Dataset entries »

::::

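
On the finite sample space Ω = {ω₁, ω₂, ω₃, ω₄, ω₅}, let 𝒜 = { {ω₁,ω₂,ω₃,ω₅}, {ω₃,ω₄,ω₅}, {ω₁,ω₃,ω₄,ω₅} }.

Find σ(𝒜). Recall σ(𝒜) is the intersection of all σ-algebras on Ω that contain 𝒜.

Begin from { ∅, {ω₃,ω₄,ω₅}, {ω₁,ω₂,ω₃,ω₅}, {ω₁,ω₃,ω₄,ω₅}, Ω } (that is, 𝒜 plus ∅ and Ω).
Round 1. New:
  {ω₂}  = Ω∖{ω₁,ω₃,ω₄,ω₅}
  {ω₄}  = Ω∖{ω₁,ω₂,ω₃,ω₅}
  {ω₁,ω₂}  = Ω∖{ω₃,ω₄,ω₅}
  [8 total]
Round 2 (3 new):
  {ω₂,ω₄}  = {ω₄} ∪ {ω₂}
  {ω₁,ω₂,ω₄}  = {ω₄} ∪ {ω₁,ω₂}
  {ω₂,ω₃,ω₄,ω₅}  = {ω₂} ∪ {ω₃,ω₄,ω₅}
  [11 total]
Round 3: +3 →
  {ω₁}  = Ω∖{ω₂,ω₃,ω₄,ω₅}
  {ω₃,ω₅}  = Ω∖{ω₁,ω₂,ω₄}
  {ω₁,ω₃,ω₅}  = Ω∖{ω₂,ω₄}
  [14 total]
Round 4. New:
  {ω₁,ω₄}  = {ω₄} ∪ {ω₁}
  {ω₂,ω₃,ω₅}  = {ω₃,ω₅} ∪ {ω₂}
  [16 total]
Round 5 adds nothing — fixpoint reached.

Hence σ(𝒜) has 16 members: { ∅, {ω₁}, {ω₂}, {ω₄}, {ω₁,ω₂}, {ω₁,ω₄}, {ω₂,ω₄}, {ω₃,ω₅}, {ω₁,ω₂,ω₄}, {ω₁,ω₃,ω₅}, {ω₂,ω₃,ω₅}, {ω₃,ω₄,ω₅}, {ω₁,ω₂,ω₃,ω₅}, {ω₁,ω₃,ω₄,ω₅}, {ω₂,ω₃,ω₄,ω₅}, Ω }.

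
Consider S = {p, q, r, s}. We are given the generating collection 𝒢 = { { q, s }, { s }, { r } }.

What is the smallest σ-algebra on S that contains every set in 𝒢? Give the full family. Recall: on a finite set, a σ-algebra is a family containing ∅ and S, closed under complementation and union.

Answer: σ(𝒢) = { {  }, { p }, { q }, { r }, { s }, { p, q }, { p, r }, { p, s }, { q, r }, { q, s }, { r, s }, { p, q, r }, { p, q, s }, { p, r, s }, { q, r, s }, S }

Trace:
Seed the family with 𝒢 together with ∅ and S: { {  }, { r }, { s }, { q, s }, S }.
Step 1 (5 new):
  { p, r }  = ᶜ of { q, s }
  { r, s }  = { r } ∪ { s }
  { p, q, r }  = ᶜ of { s }
  { p, q, s }  = ᶜ of { r }
  { q, r, s }  = { r } ∪ { q, s }
Step 2. New:
  { p }  = ᶜ of { q, r, s }
  { p, q }  = ᶜ of { r, s }
  { p, r, s }  = { r, s } ∪ { p, r }
Step 3: 2 new —
  { q }  = ᶜ of { p, r, s }
  { p, s }  = { s } ∪ { p }
Step 4. New:
  { q, r }  = ᶜ of { p, s }
After Step 5 the family is unchanged; done.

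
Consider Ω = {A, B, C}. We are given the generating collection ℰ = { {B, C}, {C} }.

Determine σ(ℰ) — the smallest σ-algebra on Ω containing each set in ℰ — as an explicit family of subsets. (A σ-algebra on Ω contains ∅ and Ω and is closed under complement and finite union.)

Start: ℰ ∪ {∅, Ω} = { ∅, {C}, {B, C}, Ω }.
Round 1: 2 new —
  {A}  = complement {B, C}
  {A, B}  = complement {C}
  [6 total]
Round 2 (1 new):
  {A, C}  = {C} ∪ {A}
  [7 total]
Round 3 (1 new):
  {B}  = complement {A, C}
  [8 total]
Round 4: stable.

Hence σ(ℰ) has 8 members: { ∅, {A}, {B}, {C}, {A, B}, {A, C}, {B, C}, Ω }.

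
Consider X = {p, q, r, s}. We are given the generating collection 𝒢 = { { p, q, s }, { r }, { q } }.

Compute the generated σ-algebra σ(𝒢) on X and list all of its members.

Initial family (5 sets): { ∅, { q }, { r }, { p, q, s }, X }.
Step 1: +2 →
  { q, r }  = { r } ∪ { q }
  { p, r, s }  = { q }ᶜ
  — 7 sets.
Step 2: +1 →
  { p, s }  = { q, r }ᶜ
  — 8 sets.
Step 3 adds nothing — fixpoint reached.

σ(𝒢) = { ∅, { q }, { r }, { p, s }, { q, r }, { p, q, s }, { p, r, s }, X }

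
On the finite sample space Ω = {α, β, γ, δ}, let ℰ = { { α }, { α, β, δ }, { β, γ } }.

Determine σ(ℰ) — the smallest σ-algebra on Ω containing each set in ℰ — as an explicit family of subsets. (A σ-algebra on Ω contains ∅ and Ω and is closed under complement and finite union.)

σ(ℰ) (16 sets): { {  }, { α }, { β }, { γ }, { δ }, { α, β }, { α, γ }, { α, δ }, { β, γ }, { β, δ }, { γ, δ }, { α, β, γ }, { α, β, δ }, { α, γ, δ }, { β, γ, δ }, Ω }

Check:
Start: ℰ ∪ {∅, Ω} = { {  }, { α }, { β, γ }, { α, β, δ }, Ω }.
Step 1 (4 new):
  { γ }  = ᶜ of { α, β, δ }
  { α, δ }  = ᶜ of { β, γ }
  { α, β, γ }  = { β, γ } ∪ { α }
  { β, γ, δ }  = ᶜ of { α }
Step 2: 3 new —
  { δ }  = ᶜ of { α, β, γ }
  { α, γ }  = { γ } ∪ { α }
  { α, γ, δ }  = { γ } ∪ { α, δ }
Step 3 adds 3:
  { β }  = ᶜ of { α, γ, δ }
  { β, δ }  = ᶜ of { α, γ }
  { γ, δ }  = { γ } ∪ { δ }
Step 4: +1 →
  { α, β }  = ᶜ of { γ, δ }
Step 5: no new sets; the family is a σ-algebra.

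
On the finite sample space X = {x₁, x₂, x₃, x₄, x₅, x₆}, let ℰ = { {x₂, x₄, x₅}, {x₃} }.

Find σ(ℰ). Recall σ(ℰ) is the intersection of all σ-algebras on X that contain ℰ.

Answer: σ(ℰ) = { {}, {x₃}, {x₁, x₆}, {x₁, x₃, x₆}, {x₂, x₄, x₅}, {x₂, x₃, x₄, x₅}, {x₁, x₂, x₄, x₅, x₆}, X }

Derivation:
Take S₀ = ℰ ∪ {∅, X} = { {}, {x₃}, {x₂, x₄, x₅}, X }.
Pass 1. New:
  {x₁, x₃, x₆}  = ᶜ of {x₂, x₄, x₅}
  {x₂, x₃, x₄, x₅}  = {x₃} ∪ {x₂, x₄, x₅}
  {x₁, x₂, x₄, x₅, x₆}  = ᶜ of {x₃}
  — 7 sets.
Pass 2. New:
  {x₁, x₆}  = ᶜ of {x₂, x₃, x₄, x₅}
  — 8 sets.
Pass 3: already closed under ᶜ and ∪.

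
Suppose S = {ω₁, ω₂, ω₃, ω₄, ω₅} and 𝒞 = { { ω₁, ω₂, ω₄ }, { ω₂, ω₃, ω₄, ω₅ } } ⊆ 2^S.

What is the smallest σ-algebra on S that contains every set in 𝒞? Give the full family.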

::::

ABOUT THIS EXERCISE »
In full and without alteration, return every line above.

ANSWER BELOW »
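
On the finite sample space Ω = {ω₁, ω₂, ω₃, ω₄, ω₅}, let 𝒜 = { {ω₁,ω₂,ω₃,ω₅}, {ω₃,ω₄,ω₅}, {ω₁,ω₃,ω₄,ω₅} }.

Find σ(𝒜). Recall σ(𝒜) is the intersection of all σ-algebras on Ω that contain 𝒜.

Begin from { ∅, {ω₃,ω₄,ω₅}, {ω₁,ω₂,ω₃,ω₅}, {ω₁,ω₃,ω₄,ω₅}, Ω } (that is, 𝒜 plus ∅ and Ω).
Round 1. New:
  {ω₂}  = Ω∖{ω₁,ω₃,ω₄,ω₅}
  {ω₄}  = Ω∖{ω₁,ω₂,ω₃,ω₅}
  {ω₁,ω₂}  = Ω∖{ω₃,ω₄,ω₅}
  [8 total]
Round 2 (3 new):
  {ω₂,ω₄}  = {ω₄} ∪ {ω₂}
  {ω₁,ω₂,ω₄}  = {ω₄} ∪ {ω₁,ω₂}
  {ω₂,ω₃,ω₄,ω₅}  = {ω₂} ∪ {ω₃,ω₄,ω₅}
  [11 total]
Round 3: +3 →
  {ω₁}  = Ω∖{ω₂,ω₃,ω₄,ω₅}
  {ω₃,ω₅}  = Ω∖{ω₁,ω₂,ω₄}
  {ω₁,ω₃,ω₅}  = Ω∖{ω₂,ω₄}
  [14 total]
Round 4. New:
  {ω₁,ω₄}  = {ω₄} ∪ {ω₁}
  {ω₂,ω₃,ω₅}  = {ω₃,ω₅} ∪ {ω₂}
  [16 total]
Round 5 adds nothing — fixpoint reached.

Hence σ(𝒜) has 16 members: { ∅, {ω₁}, {ω₂}, {ω₄}, {ω₁,ω₂}, {ω₁,ω₄}, {ω₂,ω₄}, {ω₃,ω₅}, {ω₁,ω₂,ω₄}, {ω₁,ω₃,ω₅}, {ω₂,ω₃,ω₅}, {ω₃,ω₄,ω₅}, {ω₁,ω₂,ω₃,ω₅}, {ω₁,ω₃,ω₄,ω₅}, {ω₂,ω₃,ω₄,ω₅}, Ω }.

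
Consider S = {p, q, r, s}. We are given the generating collection 𝒢 = { { q, s }, { s }, { r } }.

What is the smallest σ-algebra on S that contains every set in 𝒢? Give the full family. Recall: on a finite set, a σ-algebra is a family containing ∅ and S, closed under complementation and union.

Answer: σ(𝒢) = { {  }, { p }, { q }, { r }, { s }, { p, q }, { p, r }, { p, s }, { q, r }, { q, s }, { r, s }, { p, q, r }, { p, q, s }, { p, r, s }, { q, r, s }, S }

Trace:
Seed the family with 𝒢 together with ∅ and S: { {  }, { r }, { s }, { q, s }, S }.
Step 1 (5 new):
  { p, r }  = ᶜ of { q, s }
  { r, s }  = { r } ∪ { s }
  { p, q, r }  = ᶜ of { s }
  { p, q, s }  = ᶜ of { r }
  { q, r, s }  = { r } ∪ { q, s }
Step 2. New:
  { p }  = ᶜ of { q, r, s }
  { p, q }  = ᶜ of { r, s }
  { p, r, s }  = { r, s } ∪ { p, r }
Step 3: 2 new —
  { q }  = ᶜ of { p, r, s }
  { p, s }  = { s } ∪ { p }
Step 4. New:
  { q, r }  = ᶜ of { p, s }
After Step 5 the family is unchanged; done.

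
Consider Ω = {A, B, C}. We are given the generating collection ℰ = { {B, C}, {C} }.

Determine σ(ℰ) — the smallest σ-algebra on Ω containing each set in ℰ — as an explicit family of subsets. (A σ-algebra on Ω contains ∅ and Ω and is closed under complement and finite union.)

Start: ℰ ∪ {∅, Ω} = { ∅, {C}, {B, C}, Ω }.
Round 1: 2 new —
  {A}  = complement {B, C}
  {A, B}  = complement {C}
  [6 total]
Round 2 (1 new):
  {A, C}  = {C} ∪ {A}
  [7 total]
Round 3 (1 new):
  {B}  = complement {A, C}
  [8 total]
Round 4: stable.

Hence σ(ℰ) has 8 members: { ∅, {A}, {B}, {C}, {A, B}, {A, C}, {B, C}, Ω }.

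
Consider X = {p, q, r, s}. We are given the generating collection 𝒢 = { { p, q, s }, { r }, { q } }.

Compute the generated σ-algebra σ(𝒢) on X and list all of its members.

Initial family (5 sets): { ∅, { q }, { r }, { p, q, s }, X }.
Step 1: +2 →
  { q, r }  = { r } ∪ { q }
  { p, r, s }  = { q }ᶜ
  — 7 sets.
Step 2: +1 →
  { p, s }  = { q, r }ᶜ
  — 8 sets.
Step 3 adds nothing — fixpoint reached.

σ(𝒢) = { ∅, { q }, { r }, { p, s }, { q, r }, { p, q, s }, { p, r, s }, X }

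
On the finite sample space Ω = {α, β, γ, δ}, let ℰ = { { α }, { α, β, δ }, { β, γ } }.

Determine σ(ℰ) — the smallest σ-algebra on Ω containing each set in ℰ — as an explicit family of subsets. (A σ-algebra on Ω contains ∅ and Ω and is closed under complement and finite union.)

σ(ℰ) (16 sets): { {  }, { α }, { β }, { γ }, { δ }, { α, β }, { α, γ }, { α, δ }, { β, γ }, { β, δ }, { γ, δ }, { α, β, γ }, { α, β, δ }, { α, γ, δ }, { β, γ, δ }, Ω }

Check:
Start: ℰ ∪ {∅, Ω} = { {  }, { α }, { β, γ }, { α, β, δ }, Ω }.
Step 1 (4 new):
  { γ }  = ᶜ of { α, β, δ }
  { α, δ }  = ᶜ of { β, γ }
  { α, β, γ }  = { β, γ } ∪ { α }
  { β, γ, δ }  = ᶜ of { α }
Step 2: 3 new —
  { δ }  = ᶜ of { α, β, γ }
  { α, γ }  = { γ } ∪ { α }
  { α, γ, δ }  = { γ } ∪ { α, δ }
Step 3 adds 3:
  { β }  = ᶜ of { α, γ, δ }
  { β, δ }  = ᶜ of { α, γ }
  { γ, δ }  = { γ } ∪ { δ }
Step 4: +1 →
  { α, β }  = ᶜ of { γ, δ }
Step 5: no new sets; the family is a σ-algebra.

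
On the finite sample space X = {x₁, x₂, x₃, x₄, x₅, x₆}, let ℰ = { {x₂, x₄, x₅}, {x₃} }.

Find σ(ℰ). Recall σ(ℰ) is the intersection of all σ-algebras on X that contain ℰ.

Answer: σ(ℰ) = { {}, {x₃}, {x₁, x₆}, {x₁, x₃, x₆}, {x₂, x₄, x₅}, {x₂, x₃, x₄, x₅}, {x₁, x₂, x₄, x₅, x₆}, X }

Derivation:
Take S₀ = ℰ ∪ {∅, X} = { {}, {x₃}, {x₂, x₄, x₅}, X }.
Pass 1. New:
  {x₁, x₃, x₆}  = ᶜ of {x₂, x₄, x₅}
  {x₂, x₃, x₄, x₅}  = {x₃} ∪ {x₂, x₄, x₅}
  {x₁, x₂, x₄, x₅, x₆}  = ᶜ of {x₃}
  — 7 sets.
Pass 2. New:
  {x₁, x₆}  = ᶜ of {x₂, x₃, x₄, x₅}
  — 8 sets.
Pass 3: already closed under ᶜ and ∪.

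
Suppose S = {ω₁, ω₂, ω₃, ω₄, ω₅} and 𝒞 = { { ω₁, ω₂, ω₄ }, { ω₂, ω₃, ω₄, ω₅ } } ⊆ 2^S.

What is the smallest σ-algebra on S that contains every set in 𝒞? Give the full family.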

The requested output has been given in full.